Saved data entries
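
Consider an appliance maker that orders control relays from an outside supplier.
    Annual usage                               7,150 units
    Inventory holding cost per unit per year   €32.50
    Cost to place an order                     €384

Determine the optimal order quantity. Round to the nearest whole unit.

411 units

Q* = √(2·D·S / H) = √(2·7,150·384 / 32.5) = √168,960.0 ≈ 411.05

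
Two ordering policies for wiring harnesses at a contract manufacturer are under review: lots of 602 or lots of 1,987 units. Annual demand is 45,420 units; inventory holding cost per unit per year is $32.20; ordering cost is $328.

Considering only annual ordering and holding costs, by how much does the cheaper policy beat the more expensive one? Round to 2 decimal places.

Annual cost at Q: ordering D·S/Q plus holding Q·H/2.
TC(602) = (45,420/602)×328 + (602/2)×32.2 = $34,439.31
TC(1,987) = (45,420/1,987)×328 + (1,987/2)×32.2 = $39,488.31
Lots of 602 are cheaper by $5,049.00.

$5,049.00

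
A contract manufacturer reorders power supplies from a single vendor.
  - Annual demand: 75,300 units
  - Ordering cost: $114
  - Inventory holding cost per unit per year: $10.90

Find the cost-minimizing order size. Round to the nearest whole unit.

2DS/H = 2·75,300·114/10.9 = 1,575,082.57
EOQ = √1,575,082.57 ≈ 1,255.02

1,255 units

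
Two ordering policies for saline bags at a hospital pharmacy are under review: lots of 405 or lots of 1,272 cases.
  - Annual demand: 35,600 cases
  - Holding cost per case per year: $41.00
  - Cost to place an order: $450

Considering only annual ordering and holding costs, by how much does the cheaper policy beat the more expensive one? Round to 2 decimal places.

Annual cost at Q: ordering D·S/Q plus holding Q·H/2.
TC(405) = (35,600/405)×450 + (405/2)×41 = $47,858.06
TC(1,272) = (35,600/1,272)×450 + (1,272/2)×41 = $38,670.34
Cheaper: Q = 1,272.  Difference = $9,187.72

$9,187.72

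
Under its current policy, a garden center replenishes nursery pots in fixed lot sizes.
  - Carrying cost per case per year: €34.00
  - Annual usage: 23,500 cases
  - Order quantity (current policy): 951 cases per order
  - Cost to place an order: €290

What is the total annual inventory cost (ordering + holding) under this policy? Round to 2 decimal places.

€23,333.14

Annual ordering cost = (D/Q)·S = (23,500/951) × 290 = €7,166.14
Annual holding cost  = (Q/2)·H = (951/2) × 34 = €16,167.00
Total = €7,166.14 + €16,167.00 = €23,333.14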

▶ ACTIVITY
The only acceptable answer is the full set of entries, repeated exactly.

▶ REPLY
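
Consider an appliance maker that orders control relays from an outside supplier.
    Annual usage                               7,150 units
    Inventory holding cost per unit per year   €32.50
    Cost to place an order                     €384

Determine the optimal order quantity. Round to the nearest whole unit.

411 units

Q* = √(2·D·S / H) = √(2·7,150·384 / 32.5) = √168,960.0 ≈ 411.05

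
Two ordering policies for wiring harnesses at a contract manufacturer are under review: lots of 602 or lots of 1,987 units. Annual demand is 45,420 units; inventory holding cost per unit per year is $32.20; ordering cost is $328.

Considering only annual ordering and holding costs, by how much does the cheaper policy beat the more expensive one? Round to 2 decimal places.

Annual cost at Q: ordering D·S/Q plus holding Q·H/2.
TC(602) = (45,420/602)×328 + (602/2)×32.2 = $34,439.31
TC(1,987) = (45,420/1,987)×328 + (1,987/2)×32.2 = $39,488.31
Lots of 602 are cheaper by $5,049.00.

$5,049.00

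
A contract manufacturer reorders power supplies from a single vendor.
  - Annual demand: 75,300 units
  - Ordering cost: $114
  - Inventory holding cost per unit per year: $10.90

Find the cost-minimizing order size. Round to the nearest whole unit.

2DS/H = 2·75,300·114/10.9 = 1,575,082.57
EOQ = √1,575,082.57 ≈ 1,255.02

1,255 units

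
Two ordering policies for saline bags at a hospital pharmacy are under review: lots of 405 or lots of 1,272 cases.
  - Annual demand: 35,600 cases
  - Holding cost per case per year: $41.00
  - Cost to place an order: $450

Considering only annual ordering and holding costs, by how much does the cheaper policy beat the more expensive one? Round to 2 decimal places.

Annual cost at Q: ordering D·S/Q plus holding Q·H/2.
TC(405) = (35,600/405)×450 + (405/2)×41 = $47,858.06
TC(1,272) = (35,600/1,272)×450 + (1,272/2)×41 = $38,670.34
Cheaper: Q = 1,272.  Difference = $9,187.72

$9,187.72

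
Under its current policy, a garden center replenishes nursery pots in fixed lot sizes.
  - Carrying cost per case per year: €34.00
  - Annual usage: 23,500 cases
  - Order quantity (current policy): 951 cases per order
  - Cost to place an order: €290

What is the total annual inventory cost (ordering + holding) under this policy? Round to 2 decimal places.

€23,333.14

Annual ordering cost = (D/Q)·S = (23,500/951) × 290 = €7,166.14
Annual holding cost  = (Q/2)·H = (951/2) × 34 = €16,167.00
Total = €7,166.14 + €16,167.00 = €23,333.14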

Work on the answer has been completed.